── Material for the task

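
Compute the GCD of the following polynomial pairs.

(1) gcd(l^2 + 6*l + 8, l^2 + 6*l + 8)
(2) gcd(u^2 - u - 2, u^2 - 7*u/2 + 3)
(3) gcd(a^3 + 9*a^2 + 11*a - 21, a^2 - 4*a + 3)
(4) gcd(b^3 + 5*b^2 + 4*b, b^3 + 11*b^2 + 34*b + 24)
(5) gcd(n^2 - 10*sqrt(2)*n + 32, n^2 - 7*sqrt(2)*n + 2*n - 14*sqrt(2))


(1) = l^2 + 6*l + 8
(2) = u - 2
(3) = a - 1
(4) = gcd(b*(b + 1)*(b + 4), (b + 1)*(b + 4)*(b + 6)) = b^2 + 5*b + 4
(5) = gcd((n - 8*sqrt(2))*(n - 2*sqrt(2)), (n + 2)*(n - 7*sqrt(2))) = 1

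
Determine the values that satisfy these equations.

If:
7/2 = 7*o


Then:
o = 1/2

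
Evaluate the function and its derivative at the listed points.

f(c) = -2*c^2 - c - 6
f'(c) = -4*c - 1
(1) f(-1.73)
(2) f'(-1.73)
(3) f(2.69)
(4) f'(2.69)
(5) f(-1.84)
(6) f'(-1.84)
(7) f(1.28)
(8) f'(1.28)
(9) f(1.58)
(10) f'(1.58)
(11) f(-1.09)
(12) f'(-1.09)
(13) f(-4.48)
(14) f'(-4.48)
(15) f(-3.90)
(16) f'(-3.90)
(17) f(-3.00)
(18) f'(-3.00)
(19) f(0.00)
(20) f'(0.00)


(1) = -10.26
(2) = 5.92
(3) = -23.16
(4) = -11.76
(5) = -10.93
(6) = 6.36
(7) = -10.56
(8) = -6.12
(9) = -12.57
(10) = -7.32
(11) = -7.29
(12) = 3.36
(13) = -41.66
(14) = 16.92
(15) = -32.52
(16) = 14.60
(17) = -21.00
(18) = 11.00
(19) = -6.00
(20) = -1.00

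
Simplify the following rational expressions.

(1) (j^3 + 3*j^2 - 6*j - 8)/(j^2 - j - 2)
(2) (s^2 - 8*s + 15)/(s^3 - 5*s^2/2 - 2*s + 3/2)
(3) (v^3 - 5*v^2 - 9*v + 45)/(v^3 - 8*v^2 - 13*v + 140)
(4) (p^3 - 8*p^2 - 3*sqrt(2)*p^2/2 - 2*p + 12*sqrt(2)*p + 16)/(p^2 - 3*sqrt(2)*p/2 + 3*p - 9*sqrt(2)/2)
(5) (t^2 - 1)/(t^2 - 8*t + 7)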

────

## Required work
Which lines above run from the one containing "Simplify the following rational expressions." to the one containing "(4) (p^3 - 8*p^2"? Give them again exactly, both ends included.

## Solution to this task
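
Simplify the following rational expressions.

(1) (j^3 + 3*j^2 - 6*j - 8)/(j^2 - j - 2)
(2) (s^2 - 8*s + 15)/(s^3 - 5*s^2/2 - 2*s + 3/2)
(3) (v^3 - 5*v^2 - 9*v + 45)/(v^3 - 8*v^2 - 13*v + 140)
(4) (p^3 - 8*p^2 - 3*sqrt(2)*p^2/2 - 2*p + 12*sqrt(2)*p + 16)/(p^2 - 3*sqrt(2)*p/2 + 3*p - 9*sqrt(2)/2)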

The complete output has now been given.